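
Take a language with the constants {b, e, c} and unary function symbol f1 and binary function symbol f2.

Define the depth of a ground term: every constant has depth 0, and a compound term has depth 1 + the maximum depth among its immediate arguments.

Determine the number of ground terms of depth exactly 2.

Let N_k = |{terms of depth ≤ k}|. Then N_0 = 3 and N_k = 3 + N_{k-1} + N_{k-1}^2 for k ≥ 1 (one summand per function symbol, arity giving the exponent).
N_0 = 3
N_1 = 3 + 3 + 3^2 = 15
N_2 = 3 + 15 + 15^2 = 243
Terms of depth exactly 2: N_2 − N_1 = 243 − 15 = 228.

228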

==================================================

*WHAT YOU ARE ASKED TO DO*. The whole of the material should be restated word for word.

*RESULT FOR THIS EXERCISE*.
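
Take a language with the constants {b, e, c} and unary function symbol f1 and binary function symbol f2.

Define the depth of a ground term: every constant has depth 0, and a compound term has depth 1 + the maximum depth among its immediate arguments.

Determine the number of ground terms of depth exactly 2.

Let N_k = |{terms of depth ≤ k}|. Then N_0 = 3 and N_k = 3 + N_{k-1} + N_{k-1}^2 for k ≥ 1 (one summand per function symbol, arity giving the exponent).
N_0 = 3
N_1 = 3 + 3 + 3^2 = 15
N_2 = 3 + 15 + 15^2 = 243
Terms of depth exactly 2: N_2 − N_1 = 243 − 15 = 228.

228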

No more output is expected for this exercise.